SUPPLIED RECORDS below:

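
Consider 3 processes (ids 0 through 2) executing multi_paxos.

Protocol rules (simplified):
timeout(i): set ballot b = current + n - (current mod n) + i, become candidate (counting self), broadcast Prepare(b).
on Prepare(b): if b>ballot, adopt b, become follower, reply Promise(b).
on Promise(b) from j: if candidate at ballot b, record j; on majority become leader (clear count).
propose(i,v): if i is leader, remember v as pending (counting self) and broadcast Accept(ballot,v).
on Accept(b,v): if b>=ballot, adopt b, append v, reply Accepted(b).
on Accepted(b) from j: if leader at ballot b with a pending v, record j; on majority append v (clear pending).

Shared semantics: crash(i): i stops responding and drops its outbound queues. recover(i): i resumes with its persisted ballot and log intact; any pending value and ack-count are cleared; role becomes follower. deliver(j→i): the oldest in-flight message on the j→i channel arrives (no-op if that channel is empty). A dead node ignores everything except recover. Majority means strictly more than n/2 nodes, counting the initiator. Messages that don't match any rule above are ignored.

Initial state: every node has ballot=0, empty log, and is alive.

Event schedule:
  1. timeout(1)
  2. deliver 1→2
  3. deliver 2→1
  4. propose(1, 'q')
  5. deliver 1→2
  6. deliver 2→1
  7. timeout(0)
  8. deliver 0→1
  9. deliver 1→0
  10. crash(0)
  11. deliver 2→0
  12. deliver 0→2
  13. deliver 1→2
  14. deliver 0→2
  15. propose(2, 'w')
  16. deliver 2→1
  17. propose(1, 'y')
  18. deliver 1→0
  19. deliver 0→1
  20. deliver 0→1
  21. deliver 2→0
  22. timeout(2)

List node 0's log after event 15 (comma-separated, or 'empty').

empty

step 1 timeout(1): 1={cand,b=4,log=-}
step 2 deliver 1→2: 2={foll,b=4,log=-}
step 3 deliver 2→1: 1={lead,b=4,log=-}
step 4 propose(1,'q'): —
step 5 deliver 1→2: 2={foll,b=4,log=q}
step 6 deliver 2→1: 1={lead,b=4,log=q}
step 7 timeout(0): 0={cand,b=3,log=-}
step 8 deliver 0→1: —
step 9 deliver 1→0: 0={foll,b=4,log=-}
step 10 crash(0): 0={✗foll,b=4,log=-}
step 11 deliver 2→0: —
step 12 deliver 0→2: —
step 13 deliver 1→2: —
step 14 deliver 0→2: —
step 15 propose(2,'w'): —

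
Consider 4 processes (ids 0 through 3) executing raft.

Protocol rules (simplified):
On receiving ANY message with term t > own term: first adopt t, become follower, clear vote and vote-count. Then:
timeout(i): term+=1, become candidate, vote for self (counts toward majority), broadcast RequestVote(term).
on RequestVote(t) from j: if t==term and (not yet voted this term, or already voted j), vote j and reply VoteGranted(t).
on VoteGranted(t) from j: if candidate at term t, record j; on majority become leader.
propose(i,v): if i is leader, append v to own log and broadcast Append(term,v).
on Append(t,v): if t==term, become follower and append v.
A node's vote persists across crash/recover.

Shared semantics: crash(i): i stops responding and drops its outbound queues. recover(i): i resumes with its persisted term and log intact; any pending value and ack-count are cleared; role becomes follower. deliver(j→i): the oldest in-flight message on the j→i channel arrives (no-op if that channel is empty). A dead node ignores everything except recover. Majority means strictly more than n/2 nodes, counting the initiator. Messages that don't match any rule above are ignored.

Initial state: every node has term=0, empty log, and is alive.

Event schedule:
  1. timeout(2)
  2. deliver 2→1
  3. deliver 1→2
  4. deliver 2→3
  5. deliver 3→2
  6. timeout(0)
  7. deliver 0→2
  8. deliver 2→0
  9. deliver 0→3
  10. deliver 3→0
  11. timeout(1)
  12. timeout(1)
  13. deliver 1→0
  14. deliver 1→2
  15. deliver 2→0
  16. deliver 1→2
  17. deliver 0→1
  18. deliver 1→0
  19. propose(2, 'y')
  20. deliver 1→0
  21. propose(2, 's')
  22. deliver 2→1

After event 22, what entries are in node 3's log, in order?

[1] timeout(2) → N2(cand t1 [-])
[2] deliver 2→1 → N1(foll t1 [-])
[3] deliver 1→2 → ∅
[4] deliver 2→3 → N3(foll t1 [-])
[5] deliver 3→2 → N2(lead t1 [-])
[6] timeout(0) → N0(cand t1 [-])
[7] deliver 0→2 → ∅
[8] deliver 2→0 → ∅
[9] deliver 0→3 → ∅
[10] deliver 3→0 → ∅
[11] timeout(1) → N1(cand t2 [-])
[12] timeout(1) → N1(cand t3 [-])
[13] deliver 1→0 → N0(foll t2 [-])
[14] deliver 1→2 → N2(foll t2 [-])
[15] deliver 2→0 → ∅
[16] deliver 1→2 → N2(foll t3 [-])
[17] deliver 0→1 → ∅
[18] deliver 1→0 → N0(foll t3 [-])
[19] propose(2,'y') → ∅
[20] deliver 1→0 → ∅
[21] propose(2,'s') → ∅
[22] deliver 2→1 → ∅

empty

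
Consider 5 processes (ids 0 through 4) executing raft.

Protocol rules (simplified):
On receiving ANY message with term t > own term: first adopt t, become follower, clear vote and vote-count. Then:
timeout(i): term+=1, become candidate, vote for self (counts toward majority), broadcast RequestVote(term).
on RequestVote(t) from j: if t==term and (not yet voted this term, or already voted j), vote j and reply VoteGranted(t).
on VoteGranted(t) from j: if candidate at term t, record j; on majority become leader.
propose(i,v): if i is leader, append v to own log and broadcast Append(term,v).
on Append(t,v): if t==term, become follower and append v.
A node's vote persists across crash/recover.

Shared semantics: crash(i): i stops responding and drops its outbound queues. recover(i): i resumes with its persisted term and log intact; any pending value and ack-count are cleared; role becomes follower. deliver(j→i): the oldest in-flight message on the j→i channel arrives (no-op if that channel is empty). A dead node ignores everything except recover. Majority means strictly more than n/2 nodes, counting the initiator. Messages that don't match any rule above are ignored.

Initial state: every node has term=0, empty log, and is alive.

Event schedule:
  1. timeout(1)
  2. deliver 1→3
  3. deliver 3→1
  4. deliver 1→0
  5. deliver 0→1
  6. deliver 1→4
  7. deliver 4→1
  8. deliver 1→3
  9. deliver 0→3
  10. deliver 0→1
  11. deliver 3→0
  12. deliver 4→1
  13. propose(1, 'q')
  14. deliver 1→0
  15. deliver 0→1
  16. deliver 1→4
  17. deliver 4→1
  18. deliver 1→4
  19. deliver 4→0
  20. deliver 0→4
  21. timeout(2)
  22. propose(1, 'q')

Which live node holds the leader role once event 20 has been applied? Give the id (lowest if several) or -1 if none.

after 1 — timeout(1): n1:cand/t1/[-]
after 2 — deliver 1→3: n3:foll/t1/[-]
after 3 — deliver 3→1: ·
after 4 — deliver 1→0: n0:foll/t1/[-]
after 5 — deliver 0→1: n1:lead/t1/[-]
after 6 — deliver 1→4: n4:foll/t1/[-]
after 7 — deliver 4→1: ·
after 8 — deliver 1→3: ·
after 9 — deliver 0→3: ·
after 10 — deliver 0→1: ·
after 11 — deliver 3→0: ·
after 12 — deliver 4→1: ·
after 13 — propose(1,'q'): n1:lead/t1/[q]
after 14 — deliver 1→0: n0:foll/t1/[q]
after 15 — deliver 0→1: ·
after 16 — deliver 1→4: n4:foll/t1/[q]
after 17 — deliver 4→1: ·
after 18 — deliver 1→4: ·
after 19 — deliver 4→0: ·
after 20 — deliver 0→4: ·

1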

End of SUPPLIED RECORDS.

### YOUR OBJECTIVE
Word for word, copy out the entries.

### ANSWER BOX
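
Consider 3 processes (ids 0 through 2) executing multi_paxos.

Protocol rules (simplified):
timeout(i): set ballot b = current + n - (current mod n) + i, become candidate (counting self), broadcast Prepare(b).
on Prepare(b): if b>ballot, adopt b, become follower, reply Promise(b).
on Promise(b) from j: if candidate at ballot b, record j; on majority become leader (clear count).
propose(i,v): if i is leader, remember v as pending (counting self) and broadcast Accept(ballot,v).
on Accept(b,v): if b>=ballot, adopt b, append v, reply Accepted(b).
on Accepted(b) from j: if leader at ballot b with a pending v, record j; on majority append v (clear pending).

Shared semantics: crash(i): i stops responding and drops its outbound queues. recover(i): i resumes with its persisted ballot and log intact; any pending value and ack-count are cleared; role becomes follower. deliver(j→i): the oldest in-flight message on the j→i channel arrives (no-op if that channel is empty). A dead node ignores everything except recover. Majority means strictly more than n/2 nodes, counting the initiator. Messages that don't match any rule above are ignored.

Initial state: every node has ballot=0, empty log, and is alive.

Event schedule:
  1. timeout(1)
  2. deliver 1→2
  3. deliver 2→1
  4. propose(1, 'q')
  5. deliver 1→2
  6. deliver 2→1
  7. timeout(0)
  8. deliver 0→1
  9. deliver 1→0
  10. crash(0)
  11. deliver 2→0
  12. deliver 0→2
  13. deliver 1→2
  14. deliver 0→2
  15. propose(2, 'w')
  16. deliver 2→1
  17. propose(1, 'y')
  18. deliver 1→0
  19. deliver 0→1
  20. deliver 0→1
  21. deliver 2→0
  22. timeout(2)

List node 0's log after event 15 (comma-separated, or 'empty').

empty

step 1 timeout(1): 1={cand,b=4,log=-}
step 2 deliver 1→2: 2={foll,b=4,log=-}
step 3 deliver 2→1: 1={lead,b=4,log=-}
step 4 propose(1,'q'): —
step 5 deliver 1→2: 2={foll,b=4,log=q}
step 6 deliver 2→1: 1={lead,b=4,log=q}
step 7 timeout(0): 0={cand,b=3,log=-}
step 8 deliver 0→1: —
step 9 deliver 1→0: 0={foll,b=4,log=-}
step 10 crash(0): 0={✗foll,b=4,log=-}
step 11 deliver 2→0: —
step 12 deliver 0→2: —
step 13 deliver 1→2: —
step 14 deliver 0→2: —
step 15 propose(2,'w'): —

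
Consider 4 processes (ids 0 through 3) executing raft.

Protocol rules (simplified):
On receiving ANY message with term t > own term: first adopt t, become follower, clear vote and vote-count. Then:
timeout(i): term+=1, become candidate, vote for self (counts toward majority), broadcast RequestVote(term).
on RequestVote(t) from j: if t==term and (not yet voted this term, or already voted j), vote j and reply VoteGranted(t).
on VoteGranted(t) from j: if candidate at term t, record j; on majority become leader.
propose(i,v): if i is leader, append v to own log and broadcast Append(term,v).
on Append(t,v): if t==term, become follower and append v.
A node's vote persists across crash/recover.

Shared semantics: crash(i): i stops responding and drops its outbound queues. recover(i): i resumes with its persisted term and log intact; any pending value and ack-count are cleared; role becomes follower. deliver(j→i): the oldest in-flight message on the j→i channel arrives (no-op if that channel is empty). A dead node ignores everything except recover. Majority means strictly more than n/2 nodes, counting the initiator. Messages that don't match any rule above are ignored.

Initial state: every node has term=0, empty log, and is alive.

Event schedule:
  1. timeout(2)
  2. deliver 2→1
  3. deliver 1→2
  4. deliver 2→3
  5. deliver 3→2
  6. timeout(0)
  7. deliver 0→2
  8. deliver 2→0
  9. deliver 0→3
  10. deliver 3→0
  11. timeout(1)
  12. timeout(1)
  13. deliver 1→0
  14. deliver 1→2
  15. deliver 2→0
  16. deliver 1→2
  17. deliver 0→1
  18. deliver 1→0
  19. propose(2, 'y')
  20. deliver 1→0
  21. propose(2, 's')
  22. deliver 2→1

After event 22, what entries are in node 3's log, in order?

[1] timeout(2) → N2(cand t1 [-])
[2] deliver 2→1 → N1(foll t1 [-])
[3] deliver 1→2 → ∅
[4] deliver 2→3 → N3(foll t1 [-])
[5] deliver 3→2 → N2(lead t1 [-])
[6] timeout(0) → N0(cand t1 [-])
[7] deliver 0→2 → ∅
[8] deliver 2→0 → ∅
[9] deliver 0→3 → ∅
[10] deliver 3→0 → ∅
[11] timeout(1) → N1(cand t2 [-])
[12] timeout(1) → N1(cand t3 [-])
[13] deliver 1→0 → N0(foll t2 [-])
[14] deliver 1→2 → N2(foll t2 [-])
[15] deliver 2→0 → ∅
[16] deliver 1→2 → N2(foll t3 [-])
[17] deliver 0→1 → ∅
[18] deliver 1→0 → N0(foll t3 [-])
[19] propose(2,'y') → ∅
[20] deliver 1→0 → ∅
[21] propose(2,'s') → ∅
[22] deliver 2→1 → ∅

empty

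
Consider 5 processes (ids 0 through 4) executing raft.

Protocol rules (simplified):
On receiving ANY message with term t > own term: first adopt t, become follower, clear vote and vote-count. Then:
timeout(i): term+=1, become candidate, vote for self (counts toward majority), broadcast RequestVote(term).
on RequestVote(t) from j: if t==term and (not yet voted this term, or already voted j), vote j and reply VoteGranted(t).
on VoteGranted(t) from j: if candidate at term t, record j; on majority become leader.
propose(i,v): if i is leader, append v to own log and broadcast Append(term,v).
on Append(t,v): if t==term, become follower and append v.
A node's vote persists across crash/recover.

Shared semantics: crash(i): i stops responding and drops its outbound queues. recover(i): i resumes with its persisted term and log intact; any pending value and ack-count are cleared; role becomes follower. deliver(j→i): the oldest in-flight message on the j→i channel arrives (no-op if that channel is empty). A dead node ignores everything except recover. Majority means strictly more than n/2 nodes, counting the initiator. Messages that don't match any rule above are ignored.

Initial state: every node has term=0, empty log, and is alive.

Event schedule:
  1. timeout(1)
  2. deliver 1→3
  3. deliver 3→1
  4. deliver 1→0
  5. deliver 0→1
  6. deliver 1→4
  7. deliver 4→1
  8. deliver 1→3
  9. deliver 0→3
  10. deliver 0→1
  11. deliver 3→0
  12. deliver 4→1
  13. propose(1, 'q')
  14. deliver 1→0
  15. deliver 0→1
  16. deliver 1→4
  17. deliver 4→1
  18. deliver 1→4
  19. deliver 4→0
  20. deliver 0→4
  21. timeout(2)
  22. propose(1, 'q')

Which live node holds the leader role once event 20 has been applied? Give the id (lowest if several) or -1 if none.

after 1 — timeout(1): n1:cand/t1/[-]
after 2 — deliver 1→3: n3:foll/t1/[-]
after 3 — deliver 3→1: ·
after 4 — deliver 1→0: n0:foll/t1/[-]
after 5 — deliver 0→1: n1:lead/t1/[-]
after 6 — deliver 1→4: n4:foll/t1/[-]
after 7 — deliver 4→1: ·
after 8 — deliver 1→3: ·
after 9 — deliver 0→3: ·
after 10 — deliver 0→1: ·
after 11 — deliver 3→0: ·
after 12 — deliver 4→1: ·
after 13 — propose(1,'q'): n1:lead/t1/[q]
after 14 — deliver 1→0: n0:foll/t1/[q]
after 15 — deliver 0→1: ·
after 16 — deliver 1→4: n4:foll/t1/[q]
after 17 — deliver 4→1: ·
after 18 — deliver 1→4: ·
after 19 — deliver 4→0: ·
after 20 — deliver 0→4: ·

1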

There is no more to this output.